Saved data entries
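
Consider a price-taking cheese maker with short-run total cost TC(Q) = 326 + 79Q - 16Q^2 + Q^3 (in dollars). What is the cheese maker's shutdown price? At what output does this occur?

Short-run supply begins at min AVC. From VC = 79Q - 16Q^2 + Q^3, AVC = 79 - 16Q + Q^2.
dAVC/dQ = -16 + 2Q = 0 gives Q = 8. min AVC = 79 - 16·8 + 8^2 = 15.
So the shutdown price is $15.

$15 per unit, at Q = 8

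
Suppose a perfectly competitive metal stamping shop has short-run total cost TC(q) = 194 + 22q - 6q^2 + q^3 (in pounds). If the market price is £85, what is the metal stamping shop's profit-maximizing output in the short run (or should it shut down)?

Variable cost is VC = 22q - 6q^2 + q^3, so AVC = VC/q = 22 - 6q + q^2 and MC = dTC/dq = 22 - 12q + 3q^2.
The AVC parabola has its vertex at q = 6/2 = 3, where AVC = 22 - 6·3 + 3^2 = £13.
Because £85 ≥ £13, revenue can cover variable cost; the firm operates.
Solving P = MC: -63 - 12q + 3q^2 = 0 ⇒ q = -3 or 7. On the upward-sloping branch, q* = 7.
Check: AVC at q = 7 is £29 ≤ P, so revenue covers variable cost.
Profit = P·q − TC = 85·7 − 397 = £198.

Produce at q = 7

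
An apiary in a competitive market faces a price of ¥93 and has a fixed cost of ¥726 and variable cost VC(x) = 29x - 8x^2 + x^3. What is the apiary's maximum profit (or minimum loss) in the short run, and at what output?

Profit = -¥214 at x = 8

AVC = 29 - 8x + x^2 has its minimum ¥13 at x = 4; price ¥93 clears that bar, so the firm operates.
MC = 29 - 16x + 3x^2. Setting P = MC and taking the root on the rising branch gives x* = 8.
TR = 93·8 = 744. TC = 726 + 232 = 958. Profit = 744 − 958 = -¥214.
By producing, the firm covers all variable cost plus ¥512 of fixed cost; shutting down would lose the full ¥726.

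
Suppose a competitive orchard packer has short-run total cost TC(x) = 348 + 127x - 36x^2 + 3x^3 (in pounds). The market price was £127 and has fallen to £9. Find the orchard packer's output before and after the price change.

Output falls from 8 to 0 (the firm shuts down)

AVC = 127 - 36x + 3x^2, minimized at x = 6 where min AVC = £19. MC = 127 - 72x + 9x^2.
With P = £127 above the shutdown price, P = MC gives x = 8.
At P = £9 < min AVC = £19, price no longer covers variable cost at any output, so the firm shuts down: x = 0.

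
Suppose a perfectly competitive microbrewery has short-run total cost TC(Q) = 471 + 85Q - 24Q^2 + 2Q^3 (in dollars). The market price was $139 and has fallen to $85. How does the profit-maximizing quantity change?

Output falls from 9 to 8

MC = 85 - 48Q + 6Q^2; the shutdown threshold is min AVC = $13 (at Q = 6).
With P = $139 above the shutdown price, P = MC gives Q = 9.
At P = $85 ≥ min AVC, set P = MC: Q = 8. The firm stays open but cuts output.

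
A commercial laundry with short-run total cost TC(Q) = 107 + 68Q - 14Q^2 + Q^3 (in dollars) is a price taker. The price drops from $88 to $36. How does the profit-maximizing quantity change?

AVC = 68 - 14Q + Q^2, minimized at Q = 7 where min AVC = $19. MC = 68 - 28Q + 3Q^2.
At P = $88 ≥ min AVC, set P = MC on the rising branch: Q = 10.
At P = $36 ≥ min AVC, set P = MC: Q = 8. The firm stays open but cuts output.

Output falls from 10 to 8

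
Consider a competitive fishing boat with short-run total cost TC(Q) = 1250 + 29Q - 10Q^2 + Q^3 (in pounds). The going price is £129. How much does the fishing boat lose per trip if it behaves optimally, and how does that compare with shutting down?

Profit = -£250 at Q = 10

AVC = 29 - 10Q + Q^2 has its minimum £4 at Q = 5; price £129 clears that bar, so the firm operates.
MC = 29 - 20Q + 3Q^2. Setting P = MC and taking the root on the rising branch gives Q* = 10.
TR = 129·10 = 1290. TC = 1250 + 290 = 1540. Profit = 1290 − 1540 = -£250.
That loss of £250 beats the £1250 the firm would lose by shutting down; producing recovers £1000 of fixed cost.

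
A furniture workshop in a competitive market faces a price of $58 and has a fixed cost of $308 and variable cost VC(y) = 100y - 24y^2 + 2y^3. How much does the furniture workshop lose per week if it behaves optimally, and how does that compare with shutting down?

AVC = 100 - 24y + 2y^2 has its minimum $28 at y = 6; price $58 clears that bar, so the firm operates.
MC = 100 - 48y + 6y^2. Setting P = MC and taking the root on the rising branch gives y* = 7.
TR = 58·7 = 406. TC = 308 + 210 = 518. Profit = 406 − 518 = -$112.
By producing, the firm covers all variable cost plus $196 of fixed cost; shutting down would lose the full $308.

Profit = -$112 at y = 7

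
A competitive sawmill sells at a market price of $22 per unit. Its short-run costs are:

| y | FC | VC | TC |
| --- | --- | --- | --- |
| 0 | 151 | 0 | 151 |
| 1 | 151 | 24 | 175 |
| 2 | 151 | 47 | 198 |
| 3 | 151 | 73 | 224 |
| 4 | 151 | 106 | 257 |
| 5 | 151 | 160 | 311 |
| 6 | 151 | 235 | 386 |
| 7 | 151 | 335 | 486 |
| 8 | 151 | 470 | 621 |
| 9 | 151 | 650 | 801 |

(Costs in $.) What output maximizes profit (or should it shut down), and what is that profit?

Compute π = P·y − TC at each output: y=0: -151; y=1: -153; y=2: -154; y=3: -158; y=4: -169; y=5: -201; y=6: -254; y=7: -332; y=8: -445; y=9: -603.
Profit is highest at y = 0. Equivalently, the lowest AVC in the table is 47/2 ≈ $23.50 at y = 2, and P = $22 falls below it — price never covers variable cost, so the firm shuts down and loses only its fixed cost.

y = 0 (shut down); profit = -$151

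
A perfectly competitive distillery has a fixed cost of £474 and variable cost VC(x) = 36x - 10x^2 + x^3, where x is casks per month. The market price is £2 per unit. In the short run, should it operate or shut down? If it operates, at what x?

Shut down

Variable cost is VC = 36x - 10x^2 + x^3, so AVC = VC/x = 36 - 10x + x^2 and MC = dTC/dx = 36 - 20x + 3x^2.
The AVC parabola has its vertex at x = 10/2 = 5, where AVC = 36 - 10·5 + 5^2 = £11.
P = £2 lies below min AVC = £11; no output level covers variable cost.
The firm minimizes its loss by shutting down and losing only its fixed cost of £474.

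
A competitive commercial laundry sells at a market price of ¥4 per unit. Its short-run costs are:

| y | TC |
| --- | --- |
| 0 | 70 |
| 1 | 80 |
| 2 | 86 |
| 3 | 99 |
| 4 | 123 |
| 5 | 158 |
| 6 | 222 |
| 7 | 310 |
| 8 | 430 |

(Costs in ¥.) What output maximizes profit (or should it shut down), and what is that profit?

y = 0 (shut down); profit = -¥70

Profit at each row (π = 4y − TC): y=0: -70; y=1: -76; y=2: -78; y=3: -87; y=4: -107; y=5: -138; y=6: -198; y=7: -282; y=8: -398.
Profit is highest at y = 0. Equivalently, the lowest AVC in the table is 16/2 ≈ ¥8 at y = 2, and P = ¥4 falls below it — price never covers variable cost, so the firm shuts down and loses only its fixed cost.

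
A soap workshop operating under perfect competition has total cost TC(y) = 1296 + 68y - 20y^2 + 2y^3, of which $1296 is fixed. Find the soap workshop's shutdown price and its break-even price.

Shutdown price = $18; break-even price = $194

AVC = 68 - 20y + 2y^2; minimized at y = 5, giving min AVC = $18. That is the shutdown price.
ATC = 1296/y + 68 - 20y + 2y^2. Setting dATC/dy = −1296/y^2 − 20 + 4y = 0 gives y = 9 (since 4·9^3 − 20·9^2 = 1296).
min ATC = 1296/9 + 68 − 20·9 + 2·9^2 = $194. That is the break-even price.
Between these two prices the firm operates at a loss; above $194 it earns a profit.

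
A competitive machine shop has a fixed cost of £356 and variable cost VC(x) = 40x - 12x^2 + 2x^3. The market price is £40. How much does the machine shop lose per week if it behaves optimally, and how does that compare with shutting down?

AVC = 40 - 12x + 2x^2 has its minimum £22 at x = 3; price £40 clears that bar, so the firm operates.
With MC = 40 - 24x + 6x^2, P = MC on the upward-sloping part at x* = 4.
TR = 40·4 = 160. TC = 356 + 96 = 452. Profit = 160 − 452 = -£292.
By producing, the firm covers all variable cost plus £64 of fixed cost; shutting down would lose the full £356.

Profit = -£292 at x = 4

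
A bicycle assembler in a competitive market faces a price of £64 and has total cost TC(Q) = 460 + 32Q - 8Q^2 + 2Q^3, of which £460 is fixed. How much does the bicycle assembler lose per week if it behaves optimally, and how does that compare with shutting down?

Profit = -£332 at Q = 4

AVC = 32 - 8Q + 2Q^2; min AVC = £24 at Q = 2. Since P = £64 ≥ min AVC, the firm produces.
MC = 32 - 16Q + 6Q^2. Setting P = MC and taking the root on the rising branch gives Q* = 4.
TR = 64·4 = 256. TC = 460 + 128 = 588. Profit = 256 − 588 = -£332.
That loss of £332 beats the £460 the firm would lose by shutting down; producing recovers £128 of fixed cost.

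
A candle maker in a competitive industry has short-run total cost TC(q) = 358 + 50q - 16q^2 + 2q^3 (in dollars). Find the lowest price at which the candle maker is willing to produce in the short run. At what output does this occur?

Short-run supply begins at min AVC. From VC = 50q - 16q^2 + 2q^3, AVC = 50 - 16q + 2q^2.
dAVC/dq = -16 + 4q = 0 gives q = 4. min AVC = 50 - 16·4 + 2·4^2 = 18.
The firm shuts down for any P below $18.

$18 per unit, at q = 4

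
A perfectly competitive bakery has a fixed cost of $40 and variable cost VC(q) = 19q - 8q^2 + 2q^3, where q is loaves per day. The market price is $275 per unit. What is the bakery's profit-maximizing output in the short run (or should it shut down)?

Produce at q = 8

Strip out fixed cost: VC = 19q - 8q^2 + 2q^3. Then AVC = 19 - 8q + 2q^2 and MC = 19 - 16q + 6q^2.
AVC hits its minimum where MC = AVC, at q = 2, giving min AVC = 19 - 8·2 + 2·2^2 = $11.
P = $275 exceeds min AVC = $11, so the firm stays open.
P = MC gives -256 - 16q + 6q^2 = 0, with roots -16/3 and 8. Take the larger (rising MC): q* = 8.
Check: AVC at q = 8 is $83 ≤ P, so revenue covers variable cost.
Profit = P·q − TC = 275·8 − 704 = $1496.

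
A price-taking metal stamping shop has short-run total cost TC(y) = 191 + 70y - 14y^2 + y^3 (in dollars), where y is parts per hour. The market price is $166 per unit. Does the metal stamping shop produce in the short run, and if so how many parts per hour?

Produce at y = 12

Strip out fixed cost: VC = 70y - 14y^2 + y^3. Then AVC = 70 - 14y + y^2 and MC = 70 - 28y + 3y^2.
AVC hits its minimum where MC = AVC, at y = 7, giving min AVC = 70 - 14·7 + 7^2 = $21.
Because $166 ≥ $21, revenue can cover variable cost; the firm operates.
P = MC gives -96 - 28y + 3y^2 = 0, with roots -8/3 and 12. Take the larger (rising MC): y* = 12.
Check: AVC at y = 12 is $46 ≤ P, so revenue covers variable cost.
Profit = P·y − TC = 166·12 − 743 = $1249.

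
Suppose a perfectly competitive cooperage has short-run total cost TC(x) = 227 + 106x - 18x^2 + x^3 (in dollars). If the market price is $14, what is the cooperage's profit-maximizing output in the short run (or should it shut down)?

Variable cost is VC = 106x - 18x^2 + x^3, so AVC = VC/x = 106 - 18x + x^2 and MC = dTC/dx = 106 - 36x + 3x^2.
The AVC parabola has its vertex at x = 18/2 = 9, where AVC = 106 - 18·9 + 9^2 = $25.
With P < min AVC ($14 < $25), every unit sold adds to the loss.
Best response: produce nothing and absorb the $227 fixed cost.

Shut down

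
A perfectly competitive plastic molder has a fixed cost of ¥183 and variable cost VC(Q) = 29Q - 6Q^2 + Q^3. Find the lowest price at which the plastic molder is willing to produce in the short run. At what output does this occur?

¥20 per unit, at Q = 3

Short-run supply begins at min AVC. From VC = 29Q - 6Q^2 + Q^3, AVC = 29 - 6Q + Q^2.
At the minimum of AVC, MC = AVC. MC = 29 - 12Q + 3Q^2; setting MC = AVC gives 2Q^2 - 6Q = 0, so Q = 3. min AVC = 20.
So the shutdown price is ¥20.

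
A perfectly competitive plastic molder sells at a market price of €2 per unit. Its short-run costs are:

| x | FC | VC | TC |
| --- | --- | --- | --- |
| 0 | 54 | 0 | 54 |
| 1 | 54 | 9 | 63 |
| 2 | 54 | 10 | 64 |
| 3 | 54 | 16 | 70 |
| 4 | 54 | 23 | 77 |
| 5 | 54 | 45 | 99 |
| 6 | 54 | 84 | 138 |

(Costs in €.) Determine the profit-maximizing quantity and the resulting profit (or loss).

x = 0 (shut down); profit = -€54

Compute π = P·x − TC at each output: x=0: -54; x=1: -61; x=2: -60; x=3: -64; x=4: -69; x=5: -89; x=6: -126.
Profit is highest at x = 0. Equivalently, the lowest AVC in the table is 10/2 ≈ €5 at x = 2, and P = €2 falls below it — price never covers variable cost, so the firm shuts down and loses only its fixed cost.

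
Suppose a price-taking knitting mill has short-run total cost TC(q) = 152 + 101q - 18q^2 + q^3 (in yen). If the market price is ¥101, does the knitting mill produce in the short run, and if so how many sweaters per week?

Produce at q = 12

From TC, MC = TC'(q) = 101 - 36q + 3q^2 and AVC = VC/q = 101 - 18q + q^2.
AVC is minimized where dAVC/dq = -18 + 2q = 0, at q = 9; min AVC = 101 - 18·9 + 9^2 = ¥20.
Since P = ¥101 ≥ min AVC = ¥20, price covers variable cost and the firm should produce.
Set P = MC: 101 = 101 - 36q + 3q^2 → -36q + 3q^2 = 0. The roots are q = 0 and q = 12; the profit-maximizing output is on the rising part of MC, so q* = 12.
Check: AVC at q = 12 is ¥29 ≤ P, so revenue covers variable cost.
Profit = P·q − TC = 101·12 − 500 = ¥712.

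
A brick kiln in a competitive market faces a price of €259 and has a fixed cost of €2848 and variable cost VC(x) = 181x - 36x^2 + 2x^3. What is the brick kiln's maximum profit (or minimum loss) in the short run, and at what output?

AVC = 181 - 36x + 2x^2 has its minimum €19 at x = 9; price €259 clears that bar, so the firm operates.
MC = 181 - 72x + 6x^2. Setting P = MC and taking the root on the rising branch gives x* = 13.
TR = 259·13 = 3367. TC = 2848 + 663 = 3511. Profit = 3367 − 3511 = -€144.
Shutting down would mean losing the fixed cost of €2848, so operating at a loss of €144 is better by €2704.

Profit = -€144 at x = 13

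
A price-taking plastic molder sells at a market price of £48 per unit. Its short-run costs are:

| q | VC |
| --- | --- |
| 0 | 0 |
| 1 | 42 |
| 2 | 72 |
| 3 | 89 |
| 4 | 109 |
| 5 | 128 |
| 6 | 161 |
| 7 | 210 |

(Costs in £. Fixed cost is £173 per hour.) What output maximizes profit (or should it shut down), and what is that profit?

q = 6; profit = -£46

Tabulate TR − TC: q=0: -173; q=1: -167; q=2: -149; q=3: -118; q=4: -90; q=5: -61; q=6: -46; q=7: -47.
Profit is maximized at q = 6. AVC there is 161/6 = £26.83 ≤ P, so producing beats shutting down (which would give -£173).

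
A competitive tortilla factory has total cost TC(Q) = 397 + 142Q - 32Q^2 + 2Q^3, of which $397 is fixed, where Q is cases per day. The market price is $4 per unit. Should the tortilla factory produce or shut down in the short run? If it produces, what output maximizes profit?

Variable cost is VC = 142Q - 32Q^2 + 2Q^3, so AVC = VC/Q = 142 - 32Q + 2Q^2 and MC = dTC/dQ = 142 - 64Q + 6Q^2.
The AVC parabola has its vertex at Q = 32/4 = 8, where AVC = 142 - 32·8 + 2·8^2 = $14.
Since P = $4 < min AVC = $14, price fails to cover variable cost at any output.
Best response: produce nothing and absorb the $397 fixed cost.

Shut down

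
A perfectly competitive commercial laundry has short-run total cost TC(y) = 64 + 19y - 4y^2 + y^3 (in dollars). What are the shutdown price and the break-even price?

AVC = 19 - 4y + y^2; minimized at y = 2, giving min AVC = $15. That is the shutdown price.
ATC = 64/y + 19 - 4y + y^2. Setting dATC/dy = −64/y^2 − 4 + 2y = 0 gives y = 4 (since 2·4^3 − 4·4^2 = 64).
min ATC = 64/4 + 19 − 4·4 + 4^2 = $35. That is the break-even price.
For $15 ≤ P < $35 the firm produces at a loss; below $15 it shuts down.

Shutdown price = $15; break-even price = $35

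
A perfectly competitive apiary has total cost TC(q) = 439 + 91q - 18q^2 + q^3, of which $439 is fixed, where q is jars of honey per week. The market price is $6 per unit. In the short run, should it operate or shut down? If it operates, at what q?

Variable cost is VC = 91q - 18q^2 + q^3, so AVC = VC/q = 91 - 18q + q^2 and MC = dTC/dq = 91 - 36q + 3q^2.
The AVC parabola has its vertex at q = 18/2 = 9, where AVC = 91 - 18·9 + 9^2 = $10.
Since P = $6 < min AVC = $10, price fails to cover variable cost at any output.
Best response: produce nothing and absorb the $439 fixed cost.

Shut down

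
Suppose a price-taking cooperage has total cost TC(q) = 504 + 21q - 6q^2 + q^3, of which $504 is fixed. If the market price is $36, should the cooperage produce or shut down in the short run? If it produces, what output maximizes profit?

Produce at q = 5

Variable cost is VC = 21q - 6q^2 + q^3, so AVC = VC/q = 21 - 6q + q^2 and MC = dTC/dq = 21 - 12q + 3q^2.
The AVC parabola has its vertex at q = 6/2 = 3, where AVC = 21 - 6·3 + 3^2 = $12.
P = $36 exceeds min AVC = $12, so the firm stays open.
Set P = MC: 36 = 21 - 12q + 3q^2 → -15 - 12q + 3q^2 = 0. The roots are q = -1 and q = 5; the profit-maximizing output is on the rising part of MC, so q* = 5.
Check: AVC at q = 5 is $16 ≤ P, so revenue covers variable cost.
Profit = P·q − TC = 36·5 − 584 = -$404, a loss, but smaller than the $504 fixed cost the firm would lose by shutting down.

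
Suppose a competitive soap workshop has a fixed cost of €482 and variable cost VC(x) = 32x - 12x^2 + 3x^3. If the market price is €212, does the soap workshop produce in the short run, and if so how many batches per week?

Strip out fixed cost: VC = 32x - 12x^2 + 3x^3. Then AVC = 32 - 12x + 3x^2 and MC = 32 - 24x + 9x^2.
AVC is minimized where dAVC/dx = -12 + 6x = 0, at x = 2; min AVC = 32 - 12·2 + 3·2^2 = €20.
Since P = €212 ≥ min AVC = €20, price covers variable cost and the firm should produce.
Set P = MC: 212 = 32 - 24x + 9x^2 → -180 - 24x + 9x^2 = 0. The roots are x = -10/3 and x = 6; the profit-maximizing output is on the rising part of MC, so x* = 6.
Check: AVC at x = 6 is €68 ≤ P, so revenue covers variable cost.
Profit = P·x − TC = 212·6 − 890 = €382.

Produce at x = 6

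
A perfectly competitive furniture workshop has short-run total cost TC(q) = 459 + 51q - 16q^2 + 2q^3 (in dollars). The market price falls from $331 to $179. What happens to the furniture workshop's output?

MC = 51 - 32q + 6q^2; the shutdown threshold is min AVC = $19 (at q = 4).
With P = $331 above the shutdown price, P = MC gives q = 10.
At P = $179 ≥ min AVC, set P = MC: q = 8. The firm stays open but cuts output.

Output falls from 10 to 8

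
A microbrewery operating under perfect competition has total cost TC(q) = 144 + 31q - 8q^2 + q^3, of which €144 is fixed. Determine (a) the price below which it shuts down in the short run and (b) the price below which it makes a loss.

AVC = 31 - 8q + q^2; minimized at q = 4, giving min AVC = €15. That is the shutdown price.
ATC = 144/q + 31 - 8q + q^2. Setting dATC/dq = −144/q^2 − 8 + 2q = 0 gives q = 6 (since 2·6^3 − 8·6^2 = 144).
min ATC = 144/6 + 31 − 8·6 + 6^2 = €43. That is the break-even price.
Between these two prices the firm operates at a loss; above €43 it earns a profit.

Shutdown price = €15; break-even price = €43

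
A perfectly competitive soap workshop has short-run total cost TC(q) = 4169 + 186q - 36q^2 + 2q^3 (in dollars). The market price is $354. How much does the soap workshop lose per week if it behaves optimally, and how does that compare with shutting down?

AVC = 186 - 36q + 2q^2; min AVC = $24 at q = 9. Since P = $354 ≥ min AVC, the firm produces.
With MC = 186 - 72q + 6q^2, P = MC on the upward-sloping part at q* = 14.
TR = 354·14 = 4956. TC = 4169 + 1036 = 5205. Profit = 4956 − 5205 = -$249.
Shutting down would mean losing the fixed cost of $4169, so operating at a loss of $249 is better by $3920.

Profit = -$249 at q = 14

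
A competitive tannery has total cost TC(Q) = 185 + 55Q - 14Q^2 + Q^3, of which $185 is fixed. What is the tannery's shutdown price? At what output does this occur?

The firm shuts down when price falls below the minimum of average variable cost. AVC = VC/Q = 55 - 14Q + Q^2.
dAVC/dQ = -14 + 2Q = 0 gives Q = 7. min AVC = 55 - 14·7 + 7^2 = 6.
For P < $6 the firm produces nothing.

$6 per unit, at Q = 7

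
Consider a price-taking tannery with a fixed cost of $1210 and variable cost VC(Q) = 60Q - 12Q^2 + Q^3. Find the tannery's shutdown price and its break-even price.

AVC = 60 - 12Q + Q^2; minimized at Q = 6, giving min AVC = $24. That is the shutdown price.
ATC = 1210/Q + 60 - 12Q + Q^2. Setting dATC/dQ = −1210/Q^2 − 12 + 2Q = 0 gives Q = 11 (since 2·11^3 − 12·11^2 = 1210).
min ATC = 1210/11 + 60 − 12·11 + 11^2 = $159. That is the break-even price.
For $24 ≤ P < $159 the firm produces at a loss; below $24 it shuts down.

Shutdown price = $24; break-even price = $159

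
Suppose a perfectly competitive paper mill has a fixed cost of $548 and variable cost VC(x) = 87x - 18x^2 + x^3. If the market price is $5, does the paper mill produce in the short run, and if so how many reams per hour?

From TC, MC = TC'(x) = 87 - 36x + 3x^2 and AVC = VC/x = 87 - 18x + x^2.
AVC is minimized where dAVC/dx = -18 + 2x = 0, at x = 9; min AVC = 87 - 18·9 + 9^2 = $6.
With P < min AVC ($5 < $6), every unit sold adds to the loss.
Shutting down limits the loss to fixed cost, $548.

Shut down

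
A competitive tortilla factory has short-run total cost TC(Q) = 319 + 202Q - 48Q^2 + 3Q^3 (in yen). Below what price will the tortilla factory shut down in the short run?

The shutdown price is the minimum of AVC. VC = 202Q - 48Q^2 + 3Q^3, so AVC = 202 - 48Q + 3Q^2.
At the minimum of AVC, MC = AVC. MC = 202 - 96Q + 9Q^2; setting MC = AVC gives 6Q^2 - 48Q = 0, so Q = 8. min AVC = 10.
The firm shuts down for any P below ¥10.

¥10 per unit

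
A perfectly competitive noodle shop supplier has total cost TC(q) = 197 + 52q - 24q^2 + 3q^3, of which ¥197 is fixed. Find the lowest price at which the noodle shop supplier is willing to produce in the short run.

Short-run supply begins at min AVC. From VC = 52q - 24q^2 + 3q^3, AVC = 52 - 24q + 3q^2.
At the minimum of AVC, MC = AVC. MC = 52 - 48q + 9q^2; setting MC = AVC gives 6q^2 - 24q = 0, so q = 4. min AVC = 4.
For P < ¥4 the firm produces nothing.

¥4 per unit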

Task description
The required output is a copy of each line in the records where the string "sells" occurs.

Result below
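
A competitive sawmill sells at a market price of $22 per unit. Its short-run costs are:
A competitive commercial laundry sells at a market price of ¥4 per unit. Its short-run costs are:
A perfectly competitive plastic molder sells at a market price of €2 per unit. Its short-run costs are:
A price-taking plastic molder sells at a market price of £48 per unit. Its short-run costs are: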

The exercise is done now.